[Assignment]:
Count the lines that contain the string "Current" in the records beneath, and respond with the number only.

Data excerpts
--- START ---
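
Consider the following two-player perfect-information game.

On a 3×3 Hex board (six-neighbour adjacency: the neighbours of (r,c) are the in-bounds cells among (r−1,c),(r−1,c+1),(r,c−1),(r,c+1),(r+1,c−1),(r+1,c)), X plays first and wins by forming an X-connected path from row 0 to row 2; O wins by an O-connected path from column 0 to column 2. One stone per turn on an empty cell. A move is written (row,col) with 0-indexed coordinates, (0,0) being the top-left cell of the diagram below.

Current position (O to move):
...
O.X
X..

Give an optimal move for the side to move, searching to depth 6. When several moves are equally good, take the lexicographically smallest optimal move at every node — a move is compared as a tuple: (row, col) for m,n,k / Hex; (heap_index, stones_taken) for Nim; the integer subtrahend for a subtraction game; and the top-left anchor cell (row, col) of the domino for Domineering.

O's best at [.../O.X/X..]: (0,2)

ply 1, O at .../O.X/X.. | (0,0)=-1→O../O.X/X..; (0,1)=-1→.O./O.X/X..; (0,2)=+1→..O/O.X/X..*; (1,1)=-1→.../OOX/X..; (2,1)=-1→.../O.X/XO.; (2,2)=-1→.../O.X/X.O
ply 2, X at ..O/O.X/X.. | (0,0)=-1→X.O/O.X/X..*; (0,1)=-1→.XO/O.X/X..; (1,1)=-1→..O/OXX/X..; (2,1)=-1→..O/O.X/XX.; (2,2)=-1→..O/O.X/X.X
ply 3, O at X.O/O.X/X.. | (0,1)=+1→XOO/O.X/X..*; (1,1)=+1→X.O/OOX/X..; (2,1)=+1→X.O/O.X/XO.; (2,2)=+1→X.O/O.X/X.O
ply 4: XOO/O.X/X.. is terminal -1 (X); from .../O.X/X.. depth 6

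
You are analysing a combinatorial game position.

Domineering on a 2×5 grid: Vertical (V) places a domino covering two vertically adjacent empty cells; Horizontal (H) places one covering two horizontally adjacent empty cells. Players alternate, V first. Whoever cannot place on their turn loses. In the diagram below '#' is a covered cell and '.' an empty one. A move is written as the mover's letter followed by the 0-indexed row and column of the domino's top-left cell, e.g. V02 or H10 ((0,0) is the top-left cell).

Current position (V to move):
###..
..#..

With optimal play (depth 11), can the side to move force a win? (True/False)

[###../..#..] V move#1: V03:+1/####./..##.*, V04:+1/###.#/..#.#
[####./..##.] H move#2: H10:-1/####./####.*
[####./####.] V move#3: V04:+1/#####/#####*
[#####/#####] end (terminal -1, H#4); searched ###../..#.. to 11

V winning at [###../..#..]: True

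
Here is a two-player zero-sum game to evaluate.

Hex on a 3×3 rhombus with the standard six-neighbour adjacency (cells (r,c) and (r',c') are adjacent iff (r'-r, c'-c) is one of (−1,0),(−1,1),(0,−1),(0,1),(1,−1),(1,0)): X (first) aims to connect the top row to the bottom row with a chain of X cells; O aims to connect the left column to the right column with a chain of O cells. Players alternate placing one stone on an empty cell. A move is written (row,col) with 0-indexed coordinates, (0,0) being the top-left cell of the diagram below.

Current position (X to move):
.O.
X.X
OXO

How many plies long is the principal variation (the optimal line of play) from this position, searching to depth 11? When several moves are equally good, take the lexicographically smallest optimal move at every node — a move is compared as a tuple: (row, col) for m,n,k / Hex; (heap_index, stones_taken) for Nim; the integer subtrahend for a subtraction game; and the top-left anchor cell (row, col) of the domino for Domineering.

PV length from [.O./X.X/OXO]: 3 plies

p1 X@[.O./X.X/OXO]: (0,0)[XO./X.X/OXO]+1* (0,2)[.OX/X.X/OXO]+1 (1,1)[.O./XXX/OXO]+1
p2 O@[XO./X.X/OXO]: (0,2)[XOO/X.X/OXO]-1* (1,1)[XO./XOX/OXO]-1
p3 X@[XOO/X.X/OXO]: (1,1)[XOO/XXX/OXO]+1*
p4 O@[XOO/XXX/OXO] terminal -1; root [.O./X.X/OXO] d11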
--- END ---
[Exercise solution]:
3